━━ Information supplied

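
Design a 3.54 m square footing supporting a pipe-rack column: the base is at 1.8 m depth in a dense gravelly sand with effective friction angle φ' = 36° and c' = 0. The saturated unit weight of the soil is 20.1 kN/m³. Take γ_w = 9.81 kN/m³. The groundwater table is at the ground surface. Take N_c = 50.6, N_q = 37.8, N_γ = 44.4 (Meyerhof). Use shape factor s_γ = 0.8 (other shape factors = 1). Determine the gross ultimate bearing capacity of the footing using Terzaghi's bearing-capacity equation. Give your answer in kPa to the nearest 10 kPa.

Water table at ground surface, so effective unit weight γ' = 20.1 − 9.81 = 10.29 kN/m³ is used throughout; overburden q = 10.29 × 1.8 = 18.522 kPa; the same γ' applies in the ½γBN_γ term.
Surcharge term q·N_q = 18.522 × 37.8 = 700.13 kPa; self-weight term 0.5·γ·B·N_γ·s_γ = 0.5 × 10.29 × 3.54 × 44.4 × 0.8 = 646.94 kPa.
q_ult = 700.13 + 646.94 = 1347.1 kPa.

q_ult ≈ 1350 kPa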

━━━━
━━ Information supplied

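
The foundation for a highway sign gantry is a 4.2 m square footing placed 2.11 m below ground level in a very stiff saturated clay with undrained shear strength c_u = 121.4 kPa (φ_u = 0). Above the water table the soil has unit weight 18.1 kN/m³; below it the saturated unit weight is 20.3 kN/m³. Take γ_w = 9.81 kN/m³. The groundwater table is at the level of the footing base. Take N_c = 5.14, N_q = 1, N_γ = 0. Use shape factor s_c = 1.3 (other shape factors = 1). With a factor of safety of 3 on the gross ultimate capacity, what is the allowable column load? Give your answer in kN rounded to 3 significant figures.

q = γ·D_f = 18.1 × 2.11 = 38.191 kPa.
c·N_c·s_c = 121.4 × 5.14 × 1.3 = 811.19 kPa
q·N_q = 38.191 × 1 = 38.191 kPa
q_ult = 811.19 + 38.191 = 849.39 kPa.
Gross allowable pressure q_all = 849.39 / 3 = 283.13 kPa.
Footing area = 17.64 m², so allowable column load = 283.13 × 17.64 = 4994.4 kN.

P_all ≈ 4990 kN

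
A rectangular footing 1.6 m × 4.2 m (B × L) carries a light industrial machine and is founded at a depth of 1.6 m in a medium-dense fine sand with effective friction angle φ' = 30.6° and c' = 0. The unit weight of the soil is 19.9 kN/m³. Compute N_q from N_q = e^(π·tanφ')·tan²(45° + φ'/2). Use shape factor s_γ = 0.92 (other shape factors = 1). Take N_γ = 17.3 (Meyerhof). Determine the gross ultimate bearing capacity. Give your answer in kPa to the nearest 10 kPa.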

━━━━
━━ Information supplied

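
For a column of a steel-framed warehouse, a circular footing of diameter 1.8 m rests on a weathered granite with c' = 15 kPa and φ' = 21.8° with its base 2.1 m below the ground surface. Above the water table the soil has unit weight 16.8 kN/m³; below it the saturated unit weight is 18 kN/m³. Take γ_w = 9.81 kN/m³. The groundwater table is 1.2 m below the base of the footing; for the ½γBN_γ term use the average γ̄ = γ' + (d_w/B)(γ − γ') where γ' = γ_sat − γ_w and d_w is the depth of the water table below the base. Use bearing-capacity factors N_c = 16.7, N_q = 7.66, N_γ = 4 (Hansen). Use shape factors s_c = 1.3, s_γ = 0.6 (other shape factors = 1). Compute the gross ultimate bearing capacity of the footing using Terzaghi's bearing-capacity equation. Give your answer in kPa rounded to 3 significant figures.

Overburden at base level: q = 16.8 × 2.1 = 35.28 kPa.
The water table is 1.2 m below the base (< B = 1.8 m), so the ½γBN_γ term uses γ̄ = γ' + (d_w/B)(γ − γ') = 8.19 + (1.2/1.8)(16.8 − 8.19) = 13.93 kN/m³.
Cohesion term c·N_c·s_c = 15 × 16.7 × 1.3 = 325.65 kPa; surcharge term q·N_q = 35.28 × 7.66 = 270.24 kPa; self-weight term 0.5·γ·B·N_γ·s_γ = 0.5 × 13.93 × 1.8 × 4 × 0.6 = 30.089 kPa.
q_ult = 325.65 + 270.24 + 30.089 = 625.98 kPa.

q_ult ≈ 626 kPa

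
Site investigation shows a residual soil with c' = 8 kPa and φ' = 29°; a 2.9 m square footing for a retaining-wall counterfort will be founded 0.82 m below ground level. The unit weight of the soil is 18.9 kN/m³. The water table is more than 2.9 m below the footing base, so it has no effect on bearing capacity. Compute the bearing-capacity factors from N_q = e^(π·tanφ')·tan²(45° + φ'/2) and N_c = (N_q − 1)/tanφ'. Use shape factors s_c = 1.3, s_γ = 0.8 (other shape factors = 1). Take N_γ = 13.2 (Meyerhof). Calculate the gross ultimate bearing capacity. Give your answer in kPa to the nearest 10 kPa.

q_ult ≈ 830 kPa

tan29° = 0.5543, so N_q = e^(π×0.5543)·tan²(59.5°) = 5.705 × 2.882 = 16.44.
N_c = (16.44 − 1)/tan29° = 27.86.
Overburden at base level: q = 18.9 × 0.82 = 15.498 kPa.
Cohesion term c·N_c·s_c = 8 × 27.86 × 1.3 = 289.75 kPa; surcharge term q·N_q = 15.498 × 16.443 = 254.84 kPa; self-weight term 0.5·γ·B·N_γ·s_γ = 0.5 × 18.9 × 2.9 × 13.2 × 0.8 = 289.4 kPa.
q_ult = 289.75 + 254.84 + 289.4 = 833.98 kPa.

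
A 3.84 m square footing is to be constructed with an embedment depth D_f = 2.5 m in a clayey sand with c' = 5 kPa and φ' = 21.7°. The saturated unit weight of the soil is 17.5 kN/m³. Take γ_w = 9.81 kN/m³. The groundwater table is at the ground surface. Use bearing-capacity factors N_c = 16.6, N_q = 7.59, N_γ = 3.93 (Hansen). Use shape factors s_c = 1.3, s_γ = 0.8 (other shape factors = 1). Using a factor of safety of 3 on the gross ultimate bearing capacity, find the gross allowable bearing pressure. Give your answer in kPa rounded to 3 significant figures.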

━━━━

**Prompt:**
The answer is the run of lines above from the line containing "Site investigation shows" through the line containing "A 3.84 m square", copied exactly and alone.

**Task result:**
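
Site investigation shows a residual soil with c' = 8 kPa and φ' = 29°; a 2.9 m square footing for a retaining-wall counterfort will be founded 0.82 m below ground level. The unit weight of the soil is 18.9 kN/m³. The water table is more than 2.9 m below the footing base, so it has no effect on bearing capacity. Compute the bearing-capacity factors from N_q = e^(π·tanφ')·tan²(45° + φ'/2) and N_c = (N_q − 1)/tanφ'. Use shape factors s_c = 1.3, s_γ = 0.8 (other shape factors = 1). Take N_γ = 13.2 (Meyerhof). Calculate the gross ultimate bearing capacity. Give your answer in kPa to the nearest 10 kPa.

q_ult ≈ 830 kPa

tan29° = 0.5543, so N_q = e^(π×0.5543)·tan²(59.5°) = 5.705 × 2.882 = 16.44.
N_c = (16.44 − 1)/tan29° = 27.86.
Overburden at base level: q = 18.9 × 0.82 = 15.498 kPa.
Cohesion term c·N_c·s_c = 8 × 27.86 × 1.3 = 289.75 kPa; surcharge term q·N_q = 15.498 × 16.443 = 254.84 kPa; self-weight term 0.5·γ·B·N_γ·s_γ = 0.5 × 18.9 × 2.9 × 13.2 × 0.8 = 289.4 kPa.
q_ult = 289.75 + 254.84 + 289.4 = 833.98 kPa.

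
A 3.84 m square footing is to be constructed with an embedment depth D_f = 2.5 m in a clayey sand with c' = 5 kPa and φ' = 21.7°. The saturated unit weight of the soil is 17.5 kN/m³. Take γ_w = 9.81 kN/m³. The groundwater table is at the ground surface. Use bearing-capacity factors N_c = 16.6, N_q = 7.59, N_γ = 3.93 (Hansen). Use shape factors s_c = 1.3, s_γ = 0.8 (other shape factors = 1). Using a factor of safety of 3 on the gross ultimate bearing capacity, find the gross allowable bearing pressure. Give your answer in kPa rounded to 3 significant figures.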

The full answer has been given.